**WHAT YOU NEED TO DO**: Working from the records below, repeat exactly the lines starting at the line that contains "A parallel network" and ending at the line that contains "A 65 Ω resistor, an", inclusive.
--- GIVEN DATA Enclosed Below ---
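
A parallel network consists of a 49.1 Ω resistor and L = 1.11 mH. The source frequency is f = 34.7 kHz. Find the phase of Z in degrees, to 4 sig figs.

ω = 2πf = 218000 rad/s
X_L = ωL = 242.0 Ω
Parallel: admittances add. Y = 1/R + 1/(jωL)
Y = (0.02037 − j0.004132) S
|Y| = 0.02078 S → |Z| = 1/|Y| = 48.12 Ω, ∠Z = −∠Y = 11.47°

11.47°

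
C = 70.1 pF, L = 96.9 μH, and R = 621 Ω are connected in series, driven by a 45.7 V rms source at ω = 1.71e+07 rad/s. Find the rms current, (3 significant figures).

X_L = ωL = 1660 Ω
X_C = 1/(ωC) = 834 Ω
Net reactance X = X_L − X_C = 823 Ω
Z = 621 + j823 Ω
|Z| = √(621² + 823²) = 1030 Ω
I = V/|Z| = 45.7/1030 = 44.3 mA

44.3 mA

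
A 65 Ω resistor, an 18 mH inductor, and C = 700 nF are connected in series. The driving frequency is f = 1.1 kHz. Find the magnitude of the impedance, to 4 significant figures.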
--- End of Enclosed GIVEN DATA ---
--- GIVEN DATA Enclosed Below ---
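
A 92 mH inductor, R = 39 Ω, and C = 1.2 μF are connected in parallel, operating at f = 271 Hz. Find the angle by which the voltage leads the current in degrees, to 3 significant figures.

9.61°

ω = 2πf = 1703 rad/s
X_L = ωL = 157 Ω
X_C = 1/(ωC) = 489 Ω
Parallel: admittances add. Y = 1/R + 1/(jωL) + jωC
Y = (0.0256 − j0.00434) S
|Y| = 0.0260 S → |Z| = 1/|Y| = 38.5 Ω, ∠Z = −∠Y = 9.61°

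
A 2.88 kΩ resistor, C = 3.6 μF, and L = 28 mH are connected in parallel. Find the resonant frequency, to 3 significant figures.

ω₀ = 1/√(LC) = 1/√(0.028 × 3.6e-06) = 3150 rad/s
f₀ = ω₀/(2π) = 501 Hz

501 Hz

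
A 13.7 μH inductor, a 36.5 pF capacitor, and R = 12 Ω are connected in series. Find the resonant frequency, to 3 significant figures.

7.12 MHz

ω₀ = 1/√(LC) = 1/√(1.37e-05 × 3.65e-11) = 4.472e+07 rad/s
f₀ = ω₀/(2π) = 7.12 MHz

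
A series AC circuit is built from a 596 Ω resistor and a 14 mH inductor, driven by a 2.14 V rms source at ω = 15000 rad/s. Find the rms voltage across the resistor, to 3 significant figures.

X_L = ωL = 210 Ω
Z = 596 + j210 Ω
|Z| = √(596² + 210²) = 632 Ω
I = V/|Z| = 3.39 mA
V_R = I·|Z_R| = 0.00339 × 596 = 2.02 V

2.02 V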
--- End of Enclosed GIVEN DATA ---
**WORKED SOLUTION**:
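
A parallel network consists of a 49.1 Ω resistor and L = 1.11 mH. The source frequency is f = 34.7 kHz. Find the phase of Z in degrees, to 4 sig figs.

ω = 2πf = 218000 rad/s
X_L = ωL = 242.0 Ω
Parallel: admittances add. Y = 1/R + 1/(jωL)
Y = (0.02037 − j0.004132) S
|Y| = 0.02078 S → |Z| = 1/|Y| = 48.12 Ω, ∠Z = −∠Y = 11.47°

11.47°

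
C = 70.1 pF, L = 96.9 μH, and R = 621 Ω are connected in series, driven by a 45.7 V rms source at ω = 1.71e+07 rad/s. Find the rms current, (3 significant figures).

X_L = ωL = 1660 Ω
X_C = 1/(ωC) = 834 Ω
Net reactance X = X_L − X_C = 823 Ω
Z = 621 + j823 Ω
|Z| = √(621² + 823²) = 1030 Ω
I = V/|Z| = 45.7/1030 = 44.3 mA

44.3 mA

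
A 65 Ω resistor, an 18 mH inductor, and C = 700 nF are connected in series. The driving frequency is f = 1.1 kHz. Find the magnitude of the impedance, to 4 significant figures.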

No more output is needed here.